**WHAT NEEDS TO BE DONE**
Every record, from first to last, should be written out again exactly.

Stored data entries:
•••

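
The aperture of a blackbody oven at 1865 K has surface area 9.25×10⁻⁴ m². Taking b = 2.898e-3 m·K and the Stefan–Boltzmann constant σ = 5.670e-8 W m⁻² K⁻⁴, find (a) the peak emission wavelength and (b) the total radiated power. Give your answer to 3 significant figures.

(a) λ_max = b/T = 2.898×10⁻³/1865 = 1.554×10⁻⁶ m = 1.55 μm.
Area A = 9.25×10⁻⁴ m².
(b) P = σAT⁴ = 5.670×10⁻⁸×9.25×10⁻⁴×(1865)⁴ = 635 W.

λ_max ≈ 1.55 μm; P ≈ 635 W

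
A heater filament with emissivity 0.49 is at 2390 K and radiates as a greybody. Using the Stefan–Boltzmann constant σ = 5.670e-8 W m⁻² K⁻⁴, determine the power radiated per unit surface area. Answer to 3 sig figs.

Stefan–Boltzmann: I = εσT⁴ = 0.49 × 5.670×10⁻⁸ × (2390)⁴ = 9.07×10⁵ W/m².

I ≈ 9.07×10⁵ W/m²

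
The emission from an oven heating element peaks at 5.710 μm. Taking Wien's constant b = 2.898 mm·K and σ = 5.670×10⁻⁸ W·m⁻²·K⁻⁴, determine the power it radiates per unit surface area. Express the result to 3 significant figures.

Wien's law: T = b/λ_max = 2.898×10⁻³/5.710×10⁻⁶ = 507.531 K.
Then I = σT⁴ = 5.670×10⁻⁸×(507.531)⁴ = 3.76×10³ W/m².

I ≈ 3.76×10³ W/m²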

•••

**WRITTEN SOLUTION**
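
The aperture of a blackbody oven at 1865 K has surface area 9.25×10⁻⁴ m². Taking b = 2.898e-3 m·K and the Stefan–Boltzmann constant σ = 5.670e-8 W m⁻² K⁻⁴, find (a) the peak emission wavelength and (b) the total radiated power. Give your answer to 3 significant figures.

(a) λ_max = b/T = 2.898×10⁻³/1865 = 1.554×10⁻⁶ m = 1.55 μm.
Area A = 9.25×10⁻⁴ m².
(b) P = σAT⁴ = 5.670×10⁻⁸×9.25×10⁻⁴×(1865)⁴ = 635 W.

λ_max ≈ 1.55 μm; P ≈ 635 W

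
A heater filament with emissivity 0.49 is at 2390 K and radiates as a greybody. Using the Stefan–Boltzmann constant σ = 5.670e-8 W m⁻² K⁻⁴, determine the power radiated per unit surface area. Answer to 3 sig figs.

Stefan–Boltzmann: I = εσT⁴ = 0.49 × 5.670×10⁻⁸ × (2390)⁴ = 9.07×10⁵ W/m².

I ≈ 9.07×10⁵ W/m²

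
The emission from an oven heating element peaks at 5.710 μm. Taking Wien's constant b = 2.898 mm·K and σ = 5.670×10⁻⁸ W·m⁻²·K⁻⁴, determine the power it radiates per unit surface area. Express the result to 3 significant figures.

Wien's law: T = b/λ_max = 2.898×10⁻³/5.710×10⁻⁶ = 507.531 K.
Then I = σT⁴ = 5.670×10⁻⁸×(507.531)⁴ = 3.76×10³ W/m².

I ≈ 3.76×10³ W/m²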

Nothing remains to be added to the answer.